(Dataset entries)
Content starts
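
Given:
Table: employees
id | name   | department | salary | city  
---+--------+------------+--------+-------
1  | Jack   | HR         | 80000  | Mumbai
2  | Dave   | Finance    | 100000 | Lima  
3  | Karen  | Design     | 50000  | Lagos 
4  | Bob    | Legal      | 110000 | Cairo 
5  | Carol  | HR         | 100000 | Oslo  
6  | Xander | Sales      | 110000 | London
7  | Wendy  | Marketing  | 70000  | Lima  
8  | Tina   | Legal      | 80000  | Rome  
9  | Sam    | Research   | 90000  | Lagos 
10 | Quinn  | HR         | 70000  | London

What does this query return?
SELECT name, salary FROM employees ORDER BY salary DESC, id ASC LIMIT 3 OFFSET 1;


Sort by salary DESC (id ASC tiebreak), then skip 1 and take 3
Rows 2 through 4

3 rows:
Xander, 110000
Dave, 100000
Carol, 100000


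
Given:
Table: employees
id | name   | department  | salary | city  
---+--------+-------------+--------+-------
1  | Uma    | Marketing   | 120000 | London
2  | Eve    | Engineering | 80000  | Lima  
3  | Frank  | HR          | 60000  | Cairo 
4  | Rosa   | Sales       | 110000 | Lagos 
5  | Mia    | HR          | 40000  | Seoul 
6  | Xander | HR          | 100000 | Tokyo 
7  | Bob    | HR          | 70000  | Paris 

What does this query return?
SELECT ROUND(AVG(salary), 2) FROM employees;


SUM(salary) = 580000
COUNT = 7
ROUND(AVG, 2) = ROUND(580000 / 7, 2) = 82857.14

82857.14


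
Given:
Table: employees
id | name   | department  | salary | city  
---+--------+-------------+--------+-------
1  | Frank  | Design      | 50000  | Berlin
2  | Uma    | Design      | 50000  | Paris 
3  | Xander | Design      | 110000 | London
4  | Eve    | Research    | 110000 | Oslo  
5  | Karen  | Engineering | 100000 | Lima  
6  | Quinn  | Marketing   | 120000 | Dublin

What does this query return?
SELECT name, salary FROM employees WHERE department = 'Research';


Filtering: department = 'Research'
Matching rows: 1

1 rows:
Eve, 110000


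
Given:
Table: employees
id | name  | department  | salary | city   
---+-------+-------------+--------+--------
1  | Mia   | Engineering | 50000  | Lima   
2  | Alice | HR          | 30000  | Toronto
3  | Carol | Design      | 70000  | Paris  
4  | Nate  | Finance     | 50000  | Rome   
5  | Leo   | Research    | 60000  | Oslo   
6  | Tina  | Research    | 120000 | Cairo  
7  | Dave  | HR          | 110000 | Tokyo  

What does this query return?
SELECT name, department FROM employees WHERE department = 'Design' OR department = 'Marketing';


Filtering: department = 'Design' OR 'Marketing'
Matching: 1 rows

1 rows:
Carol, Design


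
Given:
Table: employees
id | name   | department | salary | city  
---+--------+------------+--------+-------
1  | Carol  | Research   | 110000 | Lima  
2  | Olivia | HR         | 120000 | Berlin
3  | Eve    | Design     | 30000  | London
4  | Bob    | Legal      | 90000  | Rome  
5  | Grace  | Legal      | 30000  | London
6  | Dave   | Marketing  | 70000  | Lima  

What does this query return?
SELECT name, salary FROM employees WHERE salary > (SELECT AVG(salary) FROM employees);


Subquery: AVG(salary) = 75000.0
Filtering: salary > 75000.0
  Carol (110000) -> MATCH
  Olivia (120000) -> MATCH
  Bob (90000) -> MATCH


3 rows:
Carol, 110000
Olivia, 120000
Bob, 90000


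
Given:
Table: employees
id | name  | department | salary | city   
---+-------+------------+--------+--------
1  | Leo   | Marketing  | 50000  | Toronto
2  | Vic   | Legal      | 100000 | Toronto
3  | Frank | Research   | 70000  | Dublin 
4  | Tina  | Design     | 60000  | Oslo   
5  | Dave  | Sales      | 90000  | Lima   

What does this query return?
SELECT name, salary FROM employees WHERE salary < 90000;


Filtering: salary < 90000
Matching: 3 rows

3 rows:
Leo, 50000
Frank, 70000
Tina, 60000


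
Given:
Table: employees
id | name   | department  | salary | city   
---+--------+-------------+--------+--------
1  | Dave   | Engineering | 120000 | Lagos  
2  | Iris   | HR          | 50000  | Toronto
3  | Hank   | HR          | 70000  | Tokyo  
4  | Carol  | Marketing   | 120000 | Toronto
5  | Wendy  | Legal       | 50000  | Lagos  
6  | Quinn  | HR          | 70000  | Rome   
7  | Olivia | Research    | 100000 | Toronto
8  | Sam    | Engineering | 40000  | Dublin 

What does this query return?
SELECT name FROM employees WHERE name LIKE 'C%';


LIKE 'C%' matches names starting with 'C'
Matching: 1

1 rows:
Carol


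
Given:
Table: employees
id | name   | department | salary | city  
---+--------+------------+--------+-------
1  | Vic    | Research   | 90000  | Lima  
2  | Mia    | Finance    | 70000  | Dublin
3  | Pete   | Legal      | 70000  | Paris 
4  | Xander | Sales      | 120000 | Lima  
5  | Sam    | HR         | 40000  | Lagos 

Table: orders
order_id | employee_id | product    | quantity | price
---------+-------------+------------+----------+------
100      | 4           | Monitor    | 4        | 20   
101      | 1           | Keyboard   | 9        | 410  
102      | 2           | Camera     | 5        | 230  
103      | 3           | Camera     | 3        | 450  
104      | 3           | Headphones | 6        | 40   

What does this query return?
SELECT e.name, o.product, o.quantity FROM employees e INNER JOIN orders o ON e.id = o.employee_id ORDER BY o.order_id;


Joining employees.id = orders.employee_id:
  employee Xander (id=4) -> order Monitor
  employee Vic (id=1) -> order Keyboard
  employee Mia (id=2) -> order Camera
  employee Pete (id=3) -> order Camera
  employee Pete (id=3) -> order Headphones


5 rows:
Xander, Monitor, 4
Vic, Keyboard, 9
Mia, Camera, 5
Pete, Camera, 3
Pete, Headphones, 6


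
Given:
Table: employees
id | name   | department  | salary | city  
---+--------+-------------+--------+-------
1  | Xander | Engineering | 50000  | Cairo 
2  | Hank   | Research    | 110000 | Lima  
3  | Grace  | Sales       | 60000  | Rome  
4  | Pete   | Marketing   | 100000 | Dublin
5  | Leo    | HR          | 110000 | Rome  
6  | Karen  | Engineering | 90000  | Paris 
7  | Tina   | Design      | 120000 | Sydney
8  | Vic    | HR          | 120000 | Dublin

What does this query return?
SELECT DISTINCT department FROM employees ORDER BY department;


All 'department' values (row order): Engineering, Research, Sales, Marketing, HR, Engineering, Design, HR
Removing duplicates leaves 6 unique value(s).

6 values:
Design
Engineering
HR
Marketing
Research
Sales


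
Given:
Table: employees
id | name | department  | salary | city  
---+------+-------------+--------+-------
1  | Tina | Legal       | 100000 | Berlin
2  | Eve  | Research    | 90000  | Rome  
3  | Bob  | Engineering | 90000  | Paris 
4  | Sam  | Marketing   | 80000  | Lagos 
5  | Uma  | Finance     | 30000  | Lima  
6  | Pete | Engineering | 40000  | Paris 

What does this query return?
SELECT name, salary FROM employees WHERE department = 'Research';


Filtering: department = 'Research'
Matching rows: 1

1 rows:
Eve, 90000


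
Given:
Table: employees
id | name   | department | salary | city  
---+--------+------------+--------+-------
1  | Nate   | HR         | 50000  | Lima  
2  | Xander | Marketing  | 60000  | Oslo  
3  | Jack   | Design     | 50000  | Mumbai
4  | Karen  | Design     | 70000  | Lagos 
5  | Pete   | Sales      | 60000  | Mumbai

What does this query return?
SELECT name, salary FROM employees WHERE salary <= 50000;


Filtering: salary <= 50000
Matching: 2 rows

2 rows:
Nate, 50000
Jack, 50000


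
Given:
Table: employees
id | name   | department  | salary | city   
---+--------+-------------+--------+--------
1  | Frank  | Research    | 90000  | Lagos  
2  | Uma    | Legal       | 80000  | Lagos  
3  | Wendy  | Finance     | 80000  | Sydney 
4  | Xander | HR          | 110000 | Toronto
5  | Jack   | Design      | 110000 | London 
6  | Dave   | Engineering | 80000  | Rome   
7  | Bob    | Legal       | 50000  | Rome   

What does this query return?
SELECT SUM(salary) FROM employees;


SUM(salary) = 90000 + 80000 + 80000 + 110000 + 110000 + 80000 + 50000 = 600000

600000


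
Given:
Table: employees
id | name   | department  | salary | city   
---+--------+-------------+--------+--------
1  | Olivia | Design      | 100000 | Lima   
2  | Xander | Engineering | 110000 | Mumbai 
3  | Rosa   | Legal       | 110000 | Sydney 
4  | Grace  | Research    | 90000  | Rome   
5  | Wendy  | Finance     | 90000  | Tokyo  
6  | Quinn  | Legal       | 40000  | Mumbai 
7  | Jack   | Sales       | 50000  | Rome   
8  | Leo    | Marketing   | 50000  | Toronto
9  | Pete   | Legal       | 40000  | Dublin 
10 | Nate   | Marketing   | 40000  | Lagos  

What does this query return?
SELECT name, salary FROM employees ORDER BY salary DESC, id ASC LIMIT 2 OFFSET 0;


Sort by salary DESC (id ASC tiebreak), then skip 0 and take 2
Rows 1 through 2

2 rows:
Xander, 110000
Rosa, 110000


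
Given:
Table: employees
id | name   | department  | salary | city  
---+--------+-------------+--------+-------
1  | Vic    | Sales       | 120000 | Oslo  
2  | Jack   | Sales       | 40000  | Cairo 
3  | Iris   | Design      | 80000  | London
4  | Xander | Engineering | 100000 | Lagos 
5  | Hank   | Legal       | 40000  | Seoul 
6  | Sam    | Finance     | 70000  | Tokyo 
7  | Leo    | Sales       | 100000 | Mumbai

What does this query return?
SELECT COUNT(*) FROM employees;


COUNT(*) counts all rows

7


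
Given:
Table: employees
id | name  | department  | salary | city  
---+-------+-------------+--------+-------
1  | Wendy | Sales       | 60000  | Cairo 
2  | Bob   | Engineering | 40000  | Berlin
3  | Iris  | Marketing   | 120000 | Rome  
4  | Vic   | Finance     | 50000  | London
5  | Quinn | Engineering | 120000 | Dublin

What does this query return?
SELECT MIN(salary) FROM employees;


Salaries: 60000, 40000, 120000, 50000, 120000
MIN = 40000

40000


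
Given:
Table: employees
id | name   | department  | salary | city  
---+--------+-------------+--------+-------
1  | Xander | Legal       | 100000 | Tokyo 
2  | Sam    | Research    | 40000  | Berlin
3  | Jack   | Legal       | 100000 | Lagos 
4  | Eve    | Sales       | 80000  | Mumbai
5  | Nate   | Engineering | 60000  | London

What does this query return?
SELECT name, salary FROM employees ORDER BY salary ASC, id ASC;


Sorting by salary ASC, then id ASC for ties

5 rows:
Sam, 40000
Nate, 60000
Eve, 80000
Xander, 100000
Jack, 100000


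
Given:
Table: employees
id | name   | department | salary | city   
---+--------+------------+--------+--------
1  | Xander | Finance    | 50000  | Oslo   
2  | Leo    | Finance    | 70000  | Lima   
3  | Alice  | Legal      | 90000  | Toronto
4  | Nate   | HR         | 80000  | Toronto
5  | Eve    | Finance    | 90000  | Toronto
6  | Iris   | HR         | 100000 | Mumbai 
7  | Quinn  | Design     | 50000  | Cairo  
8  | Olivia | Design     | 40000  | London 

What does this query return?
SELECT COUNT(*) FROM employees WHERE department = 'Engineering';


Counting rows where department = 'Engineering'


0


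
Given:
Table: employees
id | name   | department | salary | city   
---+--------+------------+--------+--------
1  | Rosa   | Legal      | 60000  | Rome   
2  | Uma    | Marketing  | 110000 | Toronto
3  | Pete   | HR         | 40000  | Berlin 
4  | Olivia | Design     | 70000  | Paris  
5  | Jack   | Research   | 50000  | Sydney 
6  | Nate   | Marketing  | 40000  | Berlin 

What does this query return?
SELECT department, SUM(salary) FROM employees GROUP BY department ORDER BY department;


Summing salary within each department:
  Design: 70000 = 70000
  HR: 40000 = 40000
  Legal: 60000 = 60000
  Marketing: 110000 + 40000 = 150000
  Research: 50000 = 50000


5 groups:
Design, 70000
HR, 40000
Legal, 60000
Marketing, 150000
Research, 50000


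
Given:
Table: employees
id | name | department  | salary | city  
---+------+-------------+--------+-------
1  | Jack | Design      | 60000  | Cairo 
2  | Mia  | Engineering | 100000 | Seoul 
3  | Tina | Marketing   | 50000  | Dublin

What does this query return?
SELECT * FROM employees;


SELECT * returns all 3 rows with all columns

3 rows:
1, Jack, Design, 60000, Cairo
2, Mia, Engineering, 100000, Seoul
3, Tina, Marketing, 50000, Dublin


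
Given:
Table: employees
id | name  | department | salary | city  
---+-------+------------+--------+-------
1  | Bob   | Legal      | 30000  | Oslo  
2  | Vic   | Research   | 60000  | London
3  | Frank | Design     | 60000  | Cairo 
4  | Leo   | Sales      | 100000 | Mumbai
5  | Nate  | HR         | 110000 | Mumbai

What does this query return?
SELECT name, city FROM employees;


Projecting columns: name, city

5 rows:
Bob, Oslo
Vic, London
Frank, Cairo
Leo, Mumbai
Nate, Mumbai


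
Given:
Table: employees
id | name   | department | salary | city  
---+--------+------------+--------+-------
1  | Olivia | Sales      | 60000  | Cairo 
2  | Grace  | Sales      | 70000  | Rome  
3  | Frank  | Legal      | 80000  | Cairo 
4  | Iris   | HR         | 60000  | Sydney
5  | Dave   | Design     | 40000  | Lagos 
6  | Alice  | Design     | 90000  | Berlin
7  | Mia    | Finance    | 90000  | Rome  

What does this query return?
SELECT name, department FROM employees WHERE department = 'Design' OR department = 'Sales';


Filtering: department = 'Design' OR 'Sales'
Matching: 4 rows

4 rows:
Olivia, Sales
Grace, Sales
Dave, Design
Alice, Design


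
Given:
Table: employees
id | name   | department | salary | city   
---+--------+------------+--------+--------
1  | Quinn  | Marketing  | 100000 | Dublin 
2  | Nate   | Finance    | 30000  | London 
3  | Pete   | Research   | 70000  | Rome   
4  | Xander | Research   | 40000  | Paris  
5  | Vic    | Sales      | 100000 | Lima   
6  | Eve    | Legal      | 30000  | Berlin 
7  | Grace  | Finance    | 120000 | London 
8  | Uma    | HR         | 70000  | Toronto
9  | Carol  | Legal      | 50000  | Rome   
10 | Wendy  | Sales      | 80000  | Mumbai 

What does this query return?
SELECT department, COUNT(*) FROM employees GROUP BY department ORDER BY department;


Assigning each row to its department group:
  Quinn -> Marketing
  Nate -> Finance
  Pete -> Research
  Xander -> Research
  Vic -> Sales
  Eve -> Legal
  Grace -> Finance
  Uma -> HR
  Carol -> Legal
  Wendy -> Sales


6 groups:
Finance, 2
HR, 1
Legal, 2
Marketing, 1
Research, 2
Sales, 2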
Content ends
*AIM OF THE TASK*. Take every line above carrying "Berlin" and return it.

*EXERCISE RESPONSE*.
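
1  | Frank  | Design      | 50000  | Berlin
2  | Olivia | HR         | 120000 | Berlin
1  | Tina | Legal       | 100000 | Berlin
2  | Bob   | Engineering | 40000  | Berlin
2  | Sam    | Research    | 40000  | Berlin
3  | Pete   | HR         | 40000  | Berlin 
6  | Nate   | Marketing  | 40000  | Berlin 
6  | Alice  | Design     | 90000  | Berlin
6  | Eve    | Legal      | 30000  | Berlin 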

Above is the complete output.